Assignment —
The response must consist of all the entries, duplicated without alteration.

(Collected data entries)

○ ○ ○ ○ ○ ○ ○

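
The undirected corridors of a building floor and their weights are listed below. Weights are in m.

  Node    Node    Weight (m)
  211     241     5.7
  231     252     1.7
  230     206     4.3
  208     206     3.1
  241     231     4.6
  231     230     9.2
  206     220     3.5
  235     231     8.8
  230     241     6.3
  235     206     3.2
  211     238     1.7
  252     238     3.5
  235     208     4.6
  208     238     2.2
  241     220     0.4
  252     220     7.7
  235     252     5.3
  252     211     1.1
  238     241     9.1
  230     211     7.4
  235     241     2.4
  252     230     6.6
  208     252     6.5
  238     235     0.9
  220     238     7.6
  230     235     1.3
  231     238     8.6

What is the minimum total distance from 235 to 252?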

○ ○ ○ ○ ○ ○ ○

Task solution —
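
The undirected corridors of a building floor and their weights are listed below. Weights are in m.

  Node    Node    Weight (m)
  211     241     5.7
  231     252     1.7
  230     206     4.3
  208     206     3.1
  241     231     4.6
  231     230     9.2
  206     220     3.5
  235     231     8.8
  230     241     6.3
  235     206     3.2
  211     238     1.7
  252     238     3.5
  235     208     4.6
  208     238     2.2
  241     220     0.4
  252     220     7.7
  235     252     5.3
  252     211     1.1
  238     241     9.1
  230     211     7.4
  235     241     2.4
  252     230     6.6
  208     252     6.5
  238     235     0.9
  220     238     7.6
  230     235     1.3
  231     238     8.6

What is the minimum total distance from 235 to 252?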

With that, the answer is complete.